ACTION ITEM:
Your answer must be the line holding "The circuit is" followed by every later line through the end of the entries, exactly as written.

(Stored data)
- - - -
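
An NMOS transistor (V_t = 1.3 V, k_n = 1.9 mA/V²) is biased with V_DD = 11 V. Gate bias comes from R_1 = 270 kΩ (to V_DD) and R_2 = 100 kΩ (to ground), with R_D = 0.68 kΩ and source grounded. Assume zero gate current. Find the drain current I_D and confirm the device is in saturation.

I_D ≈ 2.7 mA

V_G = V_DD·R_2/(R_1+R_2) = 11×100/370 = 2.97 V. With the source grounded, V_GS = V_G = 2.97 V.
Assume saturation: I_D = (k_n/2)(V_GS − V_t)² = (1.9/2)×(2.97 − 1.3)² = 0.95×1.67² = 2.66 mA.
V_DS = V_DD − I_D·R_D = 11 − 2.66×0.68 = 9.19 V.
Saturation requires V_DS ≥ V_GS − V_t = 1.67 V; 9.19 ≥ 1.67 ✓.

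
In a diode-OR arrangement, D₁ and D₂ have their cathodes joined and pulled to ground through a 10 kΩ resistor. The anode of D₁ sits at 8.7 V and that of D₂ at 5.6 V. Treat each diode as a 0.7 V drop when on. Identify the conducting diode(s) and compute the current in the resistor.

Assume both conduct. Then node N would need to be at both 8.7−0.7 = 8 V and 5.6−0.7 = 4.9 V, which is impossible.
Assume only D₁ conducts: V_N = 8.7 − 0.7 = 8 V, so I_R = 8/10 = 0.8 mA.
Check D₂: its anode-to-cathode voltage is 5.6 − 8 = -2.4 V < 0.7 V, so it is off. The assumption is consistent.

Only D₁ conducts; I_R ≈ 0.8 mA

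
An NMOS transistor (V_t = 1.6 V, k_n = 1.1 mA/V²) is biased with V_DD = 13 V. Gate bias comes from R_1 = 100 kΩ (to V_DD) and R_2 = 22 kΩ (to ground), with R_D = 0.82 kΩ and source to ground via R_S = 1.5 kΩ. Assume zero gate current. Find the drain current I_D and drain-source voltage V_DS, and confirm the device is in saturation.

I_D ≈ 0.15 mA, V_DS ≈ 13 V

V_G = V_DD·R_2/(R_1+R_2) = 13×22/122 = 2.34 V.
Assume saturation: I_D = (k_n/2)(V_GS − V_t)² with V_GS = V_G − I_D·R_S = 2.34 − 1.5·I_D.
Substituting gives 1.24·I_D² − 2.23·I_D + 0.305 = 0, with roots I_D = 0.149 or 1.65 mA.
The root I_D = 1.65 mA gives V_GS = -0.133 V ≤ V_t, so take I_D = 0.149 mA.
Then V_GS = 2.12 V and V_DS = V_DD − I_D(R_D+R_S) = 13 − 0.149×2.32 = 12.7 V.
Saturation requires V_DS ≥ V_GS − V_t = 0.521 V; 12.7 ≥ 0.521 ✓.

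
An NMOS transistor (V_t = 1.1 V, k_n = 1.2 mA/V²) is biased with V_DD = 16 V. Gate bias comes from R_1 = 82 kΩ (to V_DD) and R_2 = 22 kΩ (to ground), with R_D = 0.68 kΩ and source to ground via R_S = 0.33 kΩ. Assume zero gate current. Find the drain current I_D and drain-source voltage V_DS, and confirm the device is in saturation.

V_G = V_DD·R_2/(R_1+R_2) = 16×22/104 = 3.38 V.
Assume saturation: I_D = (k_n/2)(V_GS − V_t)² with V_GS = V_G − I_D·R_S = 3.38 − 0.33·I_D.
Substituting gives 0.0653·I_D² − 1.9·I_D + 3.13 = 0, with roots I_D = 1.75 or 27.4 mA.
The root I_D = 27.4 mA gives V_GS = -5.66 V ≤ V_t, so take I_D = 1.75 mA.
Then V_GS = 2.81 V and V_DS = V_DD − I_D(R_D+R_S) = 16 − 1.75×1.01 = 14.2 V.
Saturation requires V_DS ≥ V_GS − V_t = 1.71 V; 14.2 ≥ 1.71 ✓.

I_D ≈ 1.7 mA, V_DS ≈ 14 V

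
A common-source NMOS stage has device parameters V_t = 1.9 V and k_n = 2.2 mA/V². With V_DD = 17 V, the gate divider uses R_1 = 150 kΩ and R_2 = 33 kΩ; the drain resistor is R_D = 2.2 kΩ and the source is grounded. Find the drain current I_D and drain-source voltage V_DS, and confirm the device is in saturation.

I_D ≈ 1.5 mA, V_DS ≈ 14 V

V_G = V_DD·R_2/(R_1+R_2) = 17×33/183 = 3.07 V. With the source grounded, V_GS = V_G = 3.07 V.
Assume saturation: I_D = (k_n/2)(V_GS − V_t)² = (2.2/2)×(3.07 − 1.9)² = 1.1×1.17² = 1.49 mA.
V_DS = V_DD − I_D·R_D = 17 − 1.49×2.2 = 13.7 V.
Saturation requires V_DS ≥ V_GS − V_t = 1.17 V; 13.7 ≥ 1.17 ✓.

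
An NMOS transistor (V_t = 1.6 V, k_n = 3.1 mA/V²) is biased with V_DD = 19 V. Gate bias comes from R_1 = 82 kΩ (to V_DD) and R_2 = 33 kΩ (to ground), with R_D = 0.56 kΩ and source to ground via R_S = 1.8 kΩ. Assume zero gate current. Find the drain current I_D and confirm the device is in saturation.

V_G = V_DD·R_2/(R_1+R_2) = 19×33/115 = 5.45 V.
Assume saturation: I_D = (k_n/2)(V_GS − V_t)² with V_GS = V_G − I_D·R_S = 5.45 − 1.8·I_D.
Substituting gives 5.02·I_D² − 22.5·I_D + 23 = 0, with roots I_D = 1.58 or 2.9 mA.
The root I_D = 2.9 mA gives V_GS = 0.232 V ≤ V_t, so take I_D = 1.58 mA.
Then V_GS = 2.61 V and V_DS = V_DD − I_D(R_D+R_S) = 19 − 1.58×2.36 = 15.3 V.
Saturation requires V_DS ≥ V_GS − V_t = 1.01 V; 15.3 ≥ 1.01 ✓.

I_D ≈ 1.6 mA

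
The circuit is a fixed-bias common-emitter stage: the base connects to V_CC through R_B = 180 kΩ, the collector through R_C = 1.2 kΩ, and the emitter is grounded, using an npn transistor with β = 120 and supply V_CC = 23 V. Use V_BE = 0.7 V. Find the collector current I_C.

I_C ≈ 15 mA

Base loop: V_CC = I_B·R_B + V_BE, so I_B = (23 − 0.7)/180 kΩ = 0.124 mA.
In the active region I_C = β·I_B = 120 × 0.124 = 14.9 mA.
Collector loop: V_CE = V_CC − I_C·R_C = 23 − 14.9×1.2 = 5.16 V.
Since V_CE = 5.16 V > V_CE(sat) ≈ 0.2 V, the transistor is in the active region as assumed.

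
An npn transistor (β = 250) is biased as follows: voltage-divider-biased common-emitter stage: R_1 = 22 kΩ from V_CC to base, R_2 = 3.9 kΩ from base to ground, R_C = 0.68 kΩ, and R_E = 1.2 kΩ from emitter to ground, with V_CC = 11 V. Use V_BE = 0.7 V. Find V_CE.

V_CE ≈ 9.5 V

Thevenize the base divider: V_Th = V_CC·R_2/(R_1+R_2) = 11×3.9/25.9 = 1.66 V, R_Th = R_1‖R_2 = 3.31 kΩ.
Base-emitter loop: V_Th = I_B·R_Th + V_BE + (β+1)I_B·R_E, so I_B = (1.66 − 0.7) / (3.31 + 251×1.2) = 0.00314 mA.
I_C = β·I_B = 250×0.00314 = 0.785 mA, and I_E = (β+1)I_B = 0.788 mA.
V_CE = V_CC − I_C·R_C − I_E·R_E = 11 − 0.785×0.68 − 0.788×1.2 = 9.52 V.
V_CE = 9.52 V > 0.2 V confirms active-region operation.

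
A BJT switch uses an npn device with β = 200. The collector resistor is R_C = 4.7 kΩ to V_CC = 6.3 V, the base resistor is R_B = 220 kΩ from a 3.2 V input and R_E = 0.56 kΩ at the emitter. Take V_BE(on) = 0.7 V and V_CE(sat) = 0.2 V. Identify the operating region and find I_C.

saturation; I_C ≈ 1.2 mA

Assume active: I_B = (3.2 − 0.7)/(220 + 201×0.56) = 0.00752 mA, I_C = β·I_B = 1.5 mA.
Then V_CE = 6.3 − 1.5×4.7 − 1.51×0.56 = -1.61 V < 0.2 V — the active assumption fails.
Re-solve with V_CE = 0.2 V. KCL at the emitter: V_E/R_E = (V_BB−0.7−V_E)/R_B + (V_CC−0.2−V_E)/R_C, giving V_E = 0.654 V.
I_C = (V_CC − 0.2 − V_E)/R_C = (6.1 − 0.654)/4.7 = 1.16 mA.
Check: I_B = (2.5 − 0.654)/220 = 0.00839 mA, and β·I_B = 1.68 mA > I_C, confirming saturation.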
- - - -
YOUR SOLUTION:
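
The circuit is a fixed-bias common-emitter stage: the base connects to V_CC through R_B = 180 kΩ, the collector through R_C = 1.2 kΩ, and the emitter is grounded, using an npn transistor with β = 120 and supply V_CC = 23 V. Use V_BE = 0.7 V. Find the collector current I_C.

I_C ≈ 15 mA

Base loop: V_CC = I_B·R_B + V_BE, so I_B = (23 − 0.7)/180 kΩ = 0.124 mA.
In the active region I_C = β·I_B = 120 × 0.124 = 14.9 mA.
Collector loop: V_CE = V_CC − I_C·R_C = 23 − 14.9×1.2 = 5.16 V.
Since V_CE = 5.16 V > V_CE(sat) ≈ 0.2 V, the transistor is in the active region as assumed.

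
An npn transistor (β = 250) is biased as follows: voltage-divider-biased common-emitter stage: R_1 = 22 kΩ from V_CC to base, R_2 = 3.9 kΩ from base to ground, R_C = 0.68 kΩ, and R_E = 1.2 kΩ from emitter to ground, with V_CC = 11 V. Use V_BE = 0.7 V. Find V_CE.

V_CE ≈ 9.5 V

Thevenize the base divider: V_Th = V_CC·R_2/(R_1+R_2) = 11×3.9/25.9 = 1.66 V, R_Th = R_1‖R_2 = 3.31 kΩ.
Base-emitter loop: V_Th = I_B·R_Th + V_BE + (β+1)I_B·R_E, so I_B = (1.66 − 0.7) / (3.31 + 251×1.2) = 0.00314 mA.
I_C = β·I_B = 250×0.00314 = 0.785 mA, and I_E = (β+1)I_B = 0.788 mA.
V_CE = V_CC − I_C·R_C − I_E·R_E = 11 − 0.785×0.68 − 0.788×1.2 = 9.52 V.
V_CE = 9.52 V > 0.2 V confirms active-region operation.

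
A BJT switch uses an npn device with β = 200. The collector resistor is R_C = 4.7 kΩ to V_CC = 6.3 V, the base resistor is R_B = 220 kΩ from a 3.2 V input and R_E = 0.56 kΩ at the emitter. Take V_BE(on) = 0.7 V and V_CE(sat) = 0.2 V. Identify the operating region and find I_C.

saturation; I_C ≈ 1.2 mA

Assume active: I_B = (3.2 − 0.7)/(220 + 201×0.56) = 0.00752 mA, I_C = β·I_B = 1.5 mA.
Then V_CE = 6.3 − 1.5×4.7 − 1.51×0.56 = -1.61 V < 0.2 V — the active assumption fails.
Re-solve with V_CE = 0.2 V. KCL at the emitter: V_E/R_E = (V_BB−0.7−V_E)/R_B + (V_CC−0.2−V_E)/R_C, giving V_E = 0.654 V.
I_C = (V_CC − 0.2 − V_E)/R_C = (6.1 − 0.654)/4.7 = 1.16 mA.
Check: I_B = (2.5 − 0.654)/220 = 0.00839 mA, and β·I_B = 1.68 mA > I_C, confirming saturation.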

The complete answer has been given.